Segment Start: Extracted entries

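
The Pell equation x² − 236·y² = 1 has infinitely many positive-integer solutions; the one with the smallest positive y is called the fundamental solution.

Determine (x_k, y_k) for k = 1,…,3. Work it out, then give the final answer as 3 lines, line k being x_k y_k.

d=236: √d = [15; 2,1,3,5,1,6,1,5,3,1,2,30] (ℓ=12, even), read p_11/q_11
k=0  a_k=15  p_k/q_k = 15/1
…
k=2  a_k=1  p_k/q_k = 46/3
k=3  a_k=3  p_k/q_k = 169/11
k=4  a_k=5  p_k/q_k = 891/58
k=5  a_k=1  p_k/q_k = 1060/69
…
k=7  a_k=1  p_k/q_k = 8311/541
…
k=9  a_k=3  p_k/q_k = 154729/10072
k=10  a_k=1  p_k/q_k = 203535/13249
k=11  a_k=2  p_k/q_k = 561799/36570
fundamental: x₁=561799, y₁=36570  (since 315618116401 − 236·1337364900 = 1)
n=2: (561799,36570)∘(561799,36570) = (561799·561799+236·36570·36570, 561799·36570+36570·561799) = (631236232801,41089978860)
n=3: (631236232801,41089978860)∘(561799,36570) = (561799·631236232801+236·36570·41089978860, 561799·41089978860+36570·631236232801) = (709255768702176199,46168618067101710)

561799 36570
631236232801 41089978860
709255768702176199 46168618067101710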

Segment End: Extracted entries

In full and without change, transcribe the entries.

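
The Pell equation x² − 236·y² = 1 has infinitely many positive-integer solutions; the one with the smallest positive y is called the fundamental solution.

Determine (x_k, y_k) for k = 1,…,3. Work it out, then give the final answer as 3 lines, line k being x_k y_k.

d=236: √d = [15; 2,1,3,5,1,6,1,5,3,1,2,30] (ℓ=12, even), read p_11/q_11
k=0  a_k=15  p_k/q_k = 15/1
…
k=2  a_k=1  p_k/q_k = 46/3
k=3  a_k=3  p_k/q_k = 169/11
k=4  a_k=5  p_k/q_k = 891/58
k=5  a_k=1  p_k/q_k = 1060/69
…
k=7  a_k=1  p_k/q_k = 8311/541
…
k=9  a_k=3  p_k/q_k = 154729/10072
k=10  a_k=1  p_k/q_k = 203535/13249
k=11  a_k=2  p_k/q_k = 561799/36570
fundamental: x₁=561799, y₁=36570  (since 315618116401 − 236·1337364900 = 1)
n=2: (561799,36570)∘(561799,36570) = (561799·561799+236·36570·36570, 561799·36570+36570·561799) = (631236232801,41089978860)
n=3: (631236232801,41089978860)∘(561799,36570) = (561799·631236232801+236·36570·41089978860, 561799·41089978860+36570·631236232801) = (709255768702176199,46168618067101710)

561799 36570
631236232801 41089978860
709255768702176199 46168618067101710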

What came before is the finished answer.